(Entries taken from a collection)
##############################

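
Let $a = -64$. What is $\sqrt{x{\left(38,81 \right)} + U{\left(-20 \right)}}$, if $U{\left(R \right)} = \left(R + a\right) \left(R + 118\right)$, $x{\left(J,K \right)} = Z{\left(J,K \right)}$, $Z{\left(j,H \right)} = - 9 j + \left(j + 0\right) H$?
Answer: $2 i \sqrt{1374} \approx 74.135 i$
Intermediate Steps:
$Z{\left(j,H \right)} = - 9 j + H j$ ($Z{\left(j,H \right)} = - 9 j + j H = - 9 j + H j$)
$x{\left(J,K \right)} = J \left(-9 + K\right)$
$U{\left(R \right)} = \left(-64 + R\right) \left(118 + R\right)$ ($U{\left(R \right)} = \left(R - 64\right) \left(R + 118\right) = \left(-64 + R\right) \left(118 + R\right)$)
$\sqrt{x{\left(38,81 \right)} + U{\left(-20 \right)}} = \sqrt{38 \left(-9 + 81\right) + \left(-7552 + \left(-20\right)^{2} + 54 \left(-20\right)\right)} = \sqrt{38 \cdot 72 - 8232} = \sqrt{2736 - 8232} = \sqrt{-5496} = 2 i \sqrt{1374}$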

##############################

Set down, exactly as they appear, the lines above from the first one to the line that holds "Answer: $2 i", both included, please, and no others.

▶ **RESPONSE**:
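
Let $a = -64$. What is $\sqrt{x{\left(38,81 \right)} + U{\left(-20 \right)}}$, if $U{\left(R \right)} = \left(R + a\right) \left(R + 118\right)$, $x{\left(J,K \right)} = Z{\left(J,K \right)}$, $Z{\left(j,H \right)} = - 9 j + \left(j + 0\right) H$?
Answer: $2 i \sqrt{1374} \approx 74.135 i$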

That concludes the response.